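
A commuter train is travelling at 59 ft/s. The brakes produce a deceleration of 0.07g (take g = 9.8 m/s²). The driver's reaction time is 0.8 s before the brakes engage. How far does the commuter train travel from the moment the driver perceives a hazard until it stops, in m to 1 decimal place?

Total stopping distance ≈ 250.1 m

59 ft/s × 0.3048 = 17.9832 m/s.
a = 0.07 × 9.8 = 0.686 m/s².
Reaction distance = v·t_r = 17.9832 × 0.8 = 14.387 m.
Braking distance = v²/(2a) = 17.9832² / (2 × 0.686) = 323.395 / 1.372 = 235.711 m.
Total = 14.387 + 235.711 = 250.098 m.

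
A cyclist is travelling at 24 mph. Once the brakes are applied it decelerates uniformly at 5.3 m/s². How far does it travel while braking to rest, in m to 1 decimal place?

24 mph × 0.44704 = 10.7290 m/s.
Braking distance = v²/(2a) = 10.7290² / (2 × 5.300) = 115.111 / 10.600 = 10.860 m.

Braking distance ≈ 10.9 m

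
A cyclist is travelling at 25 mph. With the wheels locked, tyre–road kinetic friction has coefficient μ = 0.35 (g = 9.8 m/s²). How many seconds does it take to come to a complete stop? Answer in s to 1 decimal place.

Braking time ≈ 3.3 s

25 mph × 0.44704 = 11.1760 m/s.
a = μg = 0.35 × 9.8 = 3.430 m/s².
Braking time = v/a = 11.1760 / 3.430 = 3.258 s.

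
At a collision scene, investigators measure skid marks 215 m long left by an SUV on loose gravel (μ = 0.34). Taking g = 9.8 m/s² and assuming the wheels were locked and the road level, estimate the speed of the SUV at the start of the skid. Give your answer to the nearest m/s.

Initial speed ≈ 38 m/s

Deceleration a = μg = 0.34 × 9.8 = 3.332 m/s².
v = √(2a·d) = √(2 × 3.332 × 215) = √1432.760 = 37.8518 m/s.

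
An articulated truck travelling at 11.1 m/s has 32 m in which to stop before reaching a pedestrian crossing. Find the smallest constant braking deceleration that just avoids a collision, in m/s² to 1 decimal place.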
○ ○ ○
* [Required action]
Set down all the entries again, word for word.

* [Worked solution]
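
A commuter train is travelling at 59 ft/s. The brakes produce a deceleration of 0.07g (take g = 9.8 m/s²). The driver's reaction time is 0.8 s before the brakes engage. How far does the commuter train travel from the moment the driver perceives a hazard until it stops, in m to 1 decimal place?

Total stopping distance ≈ 250.1 m

59 ft/s × 0.3048 = 17.9832 m/s.
a = 0.07 × 9.8 = 0.686 m/s².
Reaction distance = v·t_r = 17.9832 × 0.8 = 14.387 m.
Braking distance = v²/(2a) = 17.9832² / (2 × 0.686) = 323.395 / 1.372 = 235.711 m.
Total = 14.387 + 235.711 = 250.098 m.

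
A cyclist is travelling at 24 mph. Once the brakes are applied it decelerates uniformly at 5.3 m/s². How far does it travel while braking to rest, in m to 1 decimal place?

24 mph × 0.44704 = 10.7290 m/s.
Braking distance = v²/(2a) = 10.7290² / (2 × 5.300) = 115.111 / 10.600 = 10.860 m.

Braking distance ≈ 10.9 m

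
A cyclist is travelling at 25 mph. With the wheels locked, tyre–road kinetic friction has coefficient μ = 0.35 (g = 9.8 m/s²). How many seconds does it take to come to a complete stop? Answer in s to 1 decimal place.

Braking time ≈ 3.3 s

25 mph × 0.44704 = 11.1760 m/s.
a = μg = 0.35 × 9.8 = 3.430 m/s².
Braking time = v/a = 11.1760 / 3.430 = 3.258 s.

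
At a collision scene, investigators measure skid marks 215 m long left by an SUV on loose gravel (μ = 0.34). Taking g = 9.8 m/s² and assuming the wheels were locked and the road level, estimate the speed of the SUV at the start of the skid. Give your answer to the nearest m/s.

Initial speed ≈ 38 m/s

Deceleration a = μg = 0.34 × 9.8 = 3.332 m/s².
v = √(2a·d) = √(2 × 3.332 × 215) = √1432.760 = 37.8518 m/s.

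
An articulated truck travelling at 11.1 m/s has 32 m in which to stop before reaching a pedestrian crossing. Find the smallest constant braking deceleration that just avoids a collision, in m/s² to 1 decimal place.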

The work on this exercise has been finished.